• REQUIRED ACTION: Repeat all entries exactly.

• Stored data:

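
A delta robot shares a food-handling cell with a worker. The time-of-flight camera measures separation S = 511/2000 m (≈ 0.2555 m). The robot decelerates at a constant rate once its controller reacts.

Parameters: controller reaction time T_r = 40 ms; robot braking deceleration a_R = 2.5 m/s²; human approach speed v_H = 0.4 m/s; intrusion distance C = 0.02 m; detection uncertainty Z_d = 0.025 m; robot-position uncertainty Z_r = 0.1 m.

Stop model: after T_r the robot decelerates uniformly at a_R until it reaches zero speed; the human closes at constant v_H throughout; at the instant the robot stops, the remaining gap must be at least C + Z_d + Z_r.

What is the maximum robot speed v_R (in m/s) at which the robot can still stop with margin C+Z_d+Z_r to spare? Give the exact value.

at the boundary: (1/5)·v² + (1/5)·v + (-189/2000) = 0
  disc = (1/5)² − 4·(1/5)·(-189/2000) = 289/2500 ; √disc = 17/50
  v_R = (−(1/5) + 17/50) / (2·(1/5)) = 7/20 m/s
check:
braking lasts T_s = (7/20)/(5/2) = 0.1400 s
robot covers v_R·T_r = 0.3500·0.0400 = 0.0140 m before braking
robot under decel: 0.3500²/(2·2.5000) = 0.0245 m
person approaches 0.4000·(0.0400+0.1400) = 0.0720 m
C+Z_d+Z_r = 0.0200+0.0250+0.1000 = 0.1450 m
sum ≈ 0.0140+0.0245+0.0720+0.1450 ≈ 0.2555 m = S ✓

v_R_max = 7/20 m/s = 0.3500 m/s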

• EXERCISE RESPONSE:
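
A delta robot shares a food-handling cell with a worker. The time-of-flight camera measures separation S = 511/2000 m (≈ 0.2555 m). The robot decelerates at a constant rate once its controller reacts.

Parameters: controller reaction time T_r = 40 ms; robot braking deceleration a_R = 2.5 m/s²; human approach speed v_H = 0.4 m/s; intrusion distance C = 0.02 m; detection uncertainty Z_d = 0.025 m; robot-position uncertainty Z_r = 0.1 m.

Stop model: after T_r the robot decelerates uniformly at a_R until it reaches zero speed; the human closes at constant v_H throughout; at the instant the robot stops, the remaining gap must be at least C + Z_d + Z_r.

What is the maximum robot speed v_R (in m/s) at which the robot can still stop with margin C+Z_d+Z_r to spare? Give the exact value.

at the boundary: (1/5)·v² + (1/5)·v + (-189/2000) = 0
  disc = (1/5)² − 4·(1/5)·(-189/2000) = 289/2500 ; √disc = 17/50
  v_R = (−(1/5) + 17/50) / (2·(1/5)) = 7/20 m/s
check:
braking lasts T_s = (7/20)/(5/2) = 0.1400 s
robot covers v_R·T_r = 0.3500·0.0400 = 0.0140 m before braking
robot under decel: 0.3500²/(2·2.5000) = 0.0245 m
person approaches 0.4000·(0.0400+0.1400) = 0.0720 m
C+Z_d+Z_r = 0.0200+0.0250+0.1000 = 0.1450 m
sum ≈ 0.0140+0.0245+0.0720+0.1450 ≈ 0.2555 m = S ✓

v_R_max = 7/20 m/s = 0.3500 m/s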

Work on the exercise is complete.